WHAT THE TASK REQUIRES
Where a line in the listing below contains the word "recall", copy that line.

PROVIDED DATA
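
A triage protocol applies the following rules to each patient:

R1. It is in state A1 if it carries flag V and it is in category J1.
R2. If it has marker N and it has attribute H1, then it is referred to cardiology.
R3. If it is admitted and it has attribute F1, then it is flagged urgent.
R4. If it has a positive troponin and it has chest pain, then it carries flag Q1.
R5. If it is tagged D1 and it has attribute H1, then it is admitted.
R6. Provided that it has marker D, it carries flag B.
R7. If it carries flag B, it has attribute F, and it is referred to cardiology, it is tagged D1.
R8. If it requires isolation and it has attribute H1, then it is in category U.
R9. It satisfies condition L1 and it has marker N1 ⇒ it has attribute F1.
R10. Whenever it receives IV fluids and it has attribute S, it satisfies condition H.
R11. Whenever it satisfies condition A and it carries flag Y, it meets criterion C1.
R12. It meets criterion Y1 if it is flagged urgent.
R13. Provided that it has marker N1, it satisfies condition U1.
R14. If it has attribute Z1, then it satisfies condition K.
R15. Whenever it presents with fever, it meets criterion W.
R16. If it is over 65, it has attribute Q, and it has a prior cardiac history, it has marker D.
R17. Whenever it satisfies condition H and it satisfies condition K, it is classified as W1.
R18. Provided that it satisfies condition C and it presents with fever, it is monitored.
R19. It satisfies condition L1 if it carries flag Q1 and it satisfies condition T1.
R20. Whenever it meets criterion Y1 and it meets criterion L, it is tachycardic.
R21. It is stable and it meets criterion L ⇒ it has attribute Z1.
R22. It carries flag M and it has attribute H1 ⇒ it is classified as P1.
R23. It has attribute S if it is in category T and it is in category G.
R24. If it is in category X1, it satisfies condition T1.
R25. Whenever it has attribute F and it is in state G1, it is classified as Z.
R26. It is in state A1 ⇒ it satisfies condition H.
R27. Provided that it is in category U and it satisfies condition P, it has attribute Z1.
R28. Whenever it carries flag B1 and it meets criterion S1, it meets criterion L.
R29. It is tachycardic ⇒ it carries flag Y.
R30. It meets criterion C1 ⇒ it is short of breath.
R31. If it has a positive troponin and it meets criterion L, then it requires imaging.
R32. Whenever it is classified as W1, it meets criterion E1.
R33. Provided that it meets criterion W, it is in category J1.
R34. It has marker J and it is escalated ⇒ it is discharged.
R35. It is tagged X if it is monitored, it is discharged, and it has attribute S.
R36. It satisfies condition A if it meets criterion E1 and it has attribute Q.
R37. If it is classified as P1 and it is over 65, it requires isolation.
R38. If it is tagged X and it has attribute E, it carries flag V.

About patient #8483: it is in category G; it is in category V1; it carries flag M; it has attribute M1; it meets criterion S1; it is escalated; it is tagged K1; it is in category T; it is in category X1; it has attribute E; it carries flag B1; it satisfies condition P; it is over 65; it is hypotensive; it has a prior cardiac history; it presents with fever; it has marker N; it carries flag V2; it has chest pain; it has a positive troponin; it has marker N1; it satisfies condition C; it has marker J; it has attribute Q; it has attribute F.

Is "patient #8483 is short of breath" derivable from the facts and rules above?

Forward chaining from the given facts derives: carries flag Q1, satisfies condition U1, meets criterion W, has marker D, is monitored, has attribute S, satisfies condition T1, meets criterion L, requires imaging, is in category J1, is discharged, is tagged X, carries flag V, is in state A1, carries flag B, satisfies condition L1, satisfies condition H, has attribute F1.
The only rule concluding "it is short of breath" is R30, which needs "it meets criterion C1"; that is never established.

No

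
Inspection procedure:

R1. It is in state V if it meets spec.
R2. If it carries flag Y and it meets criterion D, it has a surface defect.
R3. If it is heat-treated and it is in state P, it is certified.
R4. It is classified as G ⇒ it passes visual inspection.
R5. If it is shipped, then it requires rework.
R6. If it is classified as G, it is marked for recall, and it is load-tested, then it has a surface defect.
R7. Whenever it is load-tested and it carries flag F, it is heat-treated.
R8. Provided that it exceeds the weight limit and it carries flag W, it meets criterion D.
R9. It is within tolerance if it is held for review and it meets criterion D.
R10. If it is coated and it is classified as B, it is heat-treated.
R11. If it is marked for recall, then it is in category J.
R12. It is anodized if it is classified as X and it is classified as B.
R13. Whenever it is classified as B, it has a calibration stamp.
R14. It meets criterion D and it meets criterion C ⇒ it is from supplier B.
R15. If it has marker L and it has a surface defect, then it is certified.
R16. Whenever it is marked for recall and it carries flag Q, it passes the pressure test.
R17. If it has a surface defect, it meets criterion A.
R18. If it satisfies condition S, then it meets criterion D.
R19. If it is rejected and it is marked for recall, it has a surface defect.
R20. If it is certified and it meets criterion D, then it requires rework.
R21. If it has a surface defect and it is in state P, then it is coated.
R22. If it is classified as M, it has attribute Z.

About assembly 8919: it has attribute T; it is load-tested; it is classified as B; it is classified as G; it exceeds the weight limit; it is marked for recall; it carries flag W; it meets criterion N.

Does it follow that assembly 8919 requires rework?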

TASK ANSWER
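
R6. If it is classified as G, it is marked for recall, and it is load-tested, then it has a surface defect.
R11. If it is marked for recall, then it is in category J.
R16. Whenever it is marked for recall and it carries flag Q, it passes the pressure test.
R19. If it is rejected and it is marked for recall, it has a surface defect.
About assembly 8919: it has attribute T; it is load-tested; it is classified as B; it is classified as G; it exceeds the weight limit; it is marked for recall; it carries flag W; it meets criterion N.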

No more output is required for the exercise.